Assignment
Please return every line from the entries that has the string "mono" in it.

Records provided

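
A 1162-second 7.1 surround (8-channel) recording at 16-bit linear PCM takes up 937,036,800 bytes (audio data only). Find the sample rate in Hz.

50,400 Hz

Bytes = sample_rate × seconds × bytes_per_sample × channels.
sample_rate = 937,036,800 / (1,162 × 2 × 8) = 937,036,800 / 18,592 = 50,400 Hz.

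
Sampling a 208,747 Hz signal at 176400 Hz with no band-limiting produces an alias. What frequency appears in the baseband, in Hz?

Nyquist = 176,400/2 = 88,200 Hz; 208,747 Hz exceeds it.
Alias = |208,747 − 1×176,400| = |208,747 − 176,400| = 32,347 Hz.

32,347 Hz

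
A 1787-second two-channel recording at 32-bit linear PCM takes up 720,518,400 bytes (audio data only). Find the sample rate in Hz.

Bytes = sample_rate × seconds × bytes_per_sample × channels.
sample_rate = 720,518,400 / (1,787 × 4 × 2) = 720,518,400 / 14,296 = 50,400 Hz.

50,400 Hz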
* * *
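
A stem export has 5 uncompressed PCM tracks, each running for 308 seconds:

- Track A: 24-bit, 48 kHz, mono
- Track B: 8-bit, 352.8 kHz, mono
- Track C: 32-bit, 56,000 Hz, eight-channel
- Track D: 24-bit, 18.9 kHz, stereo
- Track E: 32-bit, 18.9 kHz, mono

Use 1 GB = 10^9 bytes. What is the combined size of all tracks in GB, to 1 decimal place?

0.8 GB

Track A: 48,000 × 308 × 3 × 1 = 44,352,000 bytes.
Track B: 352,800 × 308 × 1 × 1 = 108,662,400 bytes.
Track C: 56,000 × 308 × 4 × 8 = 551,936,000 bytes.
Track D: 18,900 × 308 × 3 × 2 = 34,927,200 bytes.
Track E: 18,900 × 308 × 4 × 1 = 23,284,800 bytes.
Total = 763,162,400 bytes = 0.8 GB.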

Finished task
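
- Track A: 24-bit, 48 kHz, mono
- Track B: 8-bit, 352.8 kHz, mono
- Track E: 32-bit, 18.9 kHz, mono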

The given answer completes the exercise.